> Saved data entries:
════════════════════

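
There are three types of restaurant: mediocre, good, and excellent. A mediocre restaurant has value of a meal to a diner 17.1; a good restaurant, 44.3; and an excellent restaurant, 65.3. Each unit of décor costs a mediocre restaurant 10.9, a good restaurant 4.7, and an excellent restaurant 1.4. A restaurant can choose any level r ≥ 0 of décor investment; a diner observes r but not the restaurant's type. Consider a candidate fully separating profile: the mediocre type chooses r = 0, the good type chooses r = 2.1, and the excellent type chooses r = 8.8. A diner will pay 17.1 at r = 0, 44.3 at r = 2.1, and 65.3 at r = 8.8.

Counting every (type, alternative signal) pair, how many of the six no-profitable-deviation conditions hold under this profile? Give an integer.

5

Excellent (own payoff 65.3 − 1.4×8.8 = 52.98): to r=0 gives 17.1 → no gain ✓; to r=2.1 gives 44.3 − 1.4×2.1 = 41.36 → no gain ✓.
Good (own payoff 44.3 − 4.7×2.1 = 34.43): to r=0 gives 17.1 → no gain ✓; to r=8.8 gives 65.3 − 4.7×8.8 = 23.94 → no gain ✓.
Mediocre (own payoff 17.1): to r=2.1 gives 44.3 − 10.9×2.1 = 21.41 → profitable ✗; to r=8.8 gives 65.3 − 10.9×8.8 = -30.62 → no gain ✓.
5 of the 6 constraints hold; not an equilibrium.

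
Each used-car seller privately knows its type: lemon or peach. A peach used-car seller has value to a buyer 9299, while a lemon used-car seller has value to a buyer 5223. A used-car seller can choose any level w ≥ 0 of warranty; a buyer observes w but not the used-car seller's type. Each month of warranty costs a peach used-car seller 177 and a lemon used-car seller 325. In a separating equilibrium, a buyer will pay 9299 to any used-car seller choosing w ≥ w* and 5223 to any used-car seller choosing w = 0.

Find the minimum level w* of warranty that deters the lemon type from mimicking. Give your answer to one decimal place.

12.5

A lemon used-car seller choosing w = 0 receives 5223.
Imitating at w* instead would pay 9299 at cost 325·w*, netting 9299 − 325·w*.
Indifference: 5223 = 9299 − 325·w*, so w* = (9299 − 5223) / 325 ≈ 12.5.
At w* the lemon type's incentive constraint just binds; the peach type strictly prefers w* since its per-unit cost is lower.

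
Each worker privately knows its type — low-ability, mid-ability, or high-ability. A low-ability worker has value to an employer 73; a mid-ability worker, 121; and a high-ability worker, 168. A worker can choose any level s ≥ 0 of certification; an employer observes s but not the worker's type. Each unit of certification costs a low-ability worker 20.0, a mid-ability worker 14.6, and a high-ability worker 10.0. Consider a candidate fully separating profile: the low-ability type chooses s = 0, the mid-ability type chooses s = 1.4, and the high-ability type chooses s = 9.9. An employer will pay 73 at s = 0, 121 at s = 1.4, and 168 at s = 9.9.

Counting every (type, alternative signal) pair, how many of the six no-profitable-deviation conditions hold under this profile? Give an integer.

High-ability (own payoff 168 − 10.0×9.9 = 69): to s=0 gives 73 → profitable ✗; to s=1.4 gives 121 − 10.0×1.4 = 107 → profitable ✗.
Low-ability (own payoff 73): to s=1.4 gives 121 − 20.0×1.4 = 93 → profitable ✗; to s=9.9 gives 168 − 20.0×9.9 = -30 → no gain ✓.
Mid-ability (own payoff 121 − 14.6×1.4 = 100.56): to s=0 gives 73 → no gain ✓; to s=9.9 gives 168 − 14.6×9.9 = 23.46 → no gain ✓.
3 of the 6 constraints hold; not an equilibrium.

3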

════════════════════

> WHAT THIS TASK INVOLVES: Every record, word for word, must be returned.

> ANSWER BOX:
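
There are three types of restaurant: mediocre, good, and excellent. A mediocre restaurant has value of a meal to a diner 17.1; a good restaurant, 44.3; and an excellent restaurant, 65.3. Each unit of décor costs a mediocre restaurant 10.9, a good restaurant 4.7, and an excellent restaurant 1.4. A restaurant can choose any level r ≥ 0 of décor investment; a diner observes r but not the restaurant's type. Consider a candidate fully separating profile: the mediocre type chooses r = 0, the good type chooses r = 2.1, and the excellent type chooses r = 8.8. A diner will pay 17.1 at r = 0, 44.3 at r = 2.1, and 65.3 at r = 8.8.

Counting every (type, alternative signal) pair, how many of the six no-profitable-deviation conditions hold under this profile? Give an integer.

5

Excellent (own payoff 65.3 − 1.4×8.8 = 52.98): to r=0 gives 17.1 → no gain ✓; to r=2.1 gives 44.3 − 1.4×2.1 = 41.36 → no gain ✓.
Good (own payoff 44.3 − 4.7×2.1 = 34.43): to r=0 gives 17.1 → no gain ✓; to r=8.8 gives 65.3 − 4.7×8.8 = 23.94 → no gain ✓.
Mediocre (own payoff 17.1): to r=2.1 gives 44.3 − 10.9×2.1 = 21.41 → profitable ✗; to r=8.8 gives 65.3 − 10.9×8.8 = -30.62 → no gain ✓.
5 of the 6 constraints hold; not an equilibrium.

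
Each used-car seller privately knows its type: lemon or peach. A peach used-car seller has value to a buyer 9299, while a lemon used-car seller has value to a buyer 5223. A used-car seller can choose any level w ≥ 0 of warranty; a buyer observes w but not the used-car seller's type. Each month of warranty costs a peach used-car seller 177 and a lemon used-car seller 325. In a separating equilibrium, a buyer will pay 9299 to any used-car seller choosing w ≥ w* and 5223 to any used-car seller choosing w = 0.

Find the minimum level w* of warranty that deters the lemon type from mimicking. Give your answer to one decimal place.

12.5

A lemon used-car seller choosing w = 0 receives 5223.
Imitating at w* instead would pay 9299 at cost 325·w*, netting 9299 − 325·w*.
Indifference: 5223 = 9299 − 325·w*, so w* = (9299 − 5223) / 325 ≈ 12.5.
At w* the lemon type's incentive constraint just binds; the peach type strictly prefers w* since its per-unit cost is lower.

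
Each worker privately knows its type — low-ability, mid-ability, or high-ability. A low-ability worker has value to an employer 73; a mid-ability worker, 121; and a high-ability worker, 168. A worker can choose any level s ≥ 0 of certification; an employer observes s but not the worker's type. Each unit of certification costs a low-ability worker 20.0, a mid-ability worker 14.6, and a high-ability worker 10.0. Consider a candidate fully separating profile: the low-ability type chooses s = 0, the mid-ability type chooses s = 1.4, and the high-ability type chooses s = 9.9. An employer will pay 73 at s = 0, 121 at s = 1.4, and 168 at s = 9.9.

Counting every (type, alternative signal) pair, how many of the six no-profitable-deviation conditions hold under this profile? Give an integer.

High-ability (own payoff 168 − 10.0×9.9 = 69): to s=0 gives 73 → profitable ✗; to s=1.4 gives 121 − 10.0×1.4 = 107 → profitable ✗.
Low-ability (own payoff 73): to s=1.4 gives 121 − 20.0×1.4 = 93 → profitable ✗; to s=9.9 gives 168 − 20.0×9.9 = -30 → no gain ✓.
Mid-ability (own payoff 121 − 14.6×1.4 = 100.56): to s=0 gives 73 → no gain ✓; to s=9.9 gives 168 − 14.6×9.9 = 23.46 → no gain ✓.
3 of the 6 constraints hold; not an equilibrium.

3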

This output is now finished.